Data entries:
********************

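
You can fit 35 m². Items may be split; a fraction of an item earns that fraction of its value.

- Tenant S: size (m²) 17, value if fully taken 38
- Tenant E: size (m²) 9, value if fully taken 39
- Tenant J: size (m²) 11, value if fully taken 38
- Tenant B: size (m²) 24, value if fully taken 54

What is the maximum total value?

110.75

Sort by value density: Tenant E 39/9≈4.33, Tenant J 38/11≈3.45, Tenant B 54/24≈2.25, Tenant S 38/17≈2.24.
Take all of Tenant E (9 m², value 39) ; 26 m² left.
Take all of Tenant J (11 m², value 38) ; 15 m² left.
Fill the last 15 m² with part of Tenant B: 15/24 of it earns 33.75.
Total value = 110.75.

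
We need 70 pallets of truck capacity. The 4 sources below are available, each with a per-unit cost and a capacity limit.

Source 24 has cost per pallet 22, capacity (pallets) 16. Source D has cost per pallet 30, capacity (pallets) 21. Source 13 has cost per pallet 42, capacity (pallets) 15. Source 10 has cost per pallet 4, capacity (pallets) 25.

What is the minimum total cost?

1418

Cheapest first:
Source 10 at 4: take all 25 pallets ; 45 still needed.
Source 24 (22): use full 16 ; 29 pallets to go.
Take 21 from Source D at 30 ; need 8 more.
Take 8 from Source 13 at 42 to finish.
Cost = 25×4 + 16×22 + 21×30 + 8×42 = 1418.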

********************

Task requirements>
Wherever the string "size" appears in a line of the records above, copy that line.

Exercise answer>
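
- Tenant S: size (m²) 17, value if fully taken 38
- Tenant E: size (m²) 9, value if fully taken 39
- Tenant J: size (m²) 11, value if fully taken 38
- Tenant B: size (m²) 24, value if fully taken 54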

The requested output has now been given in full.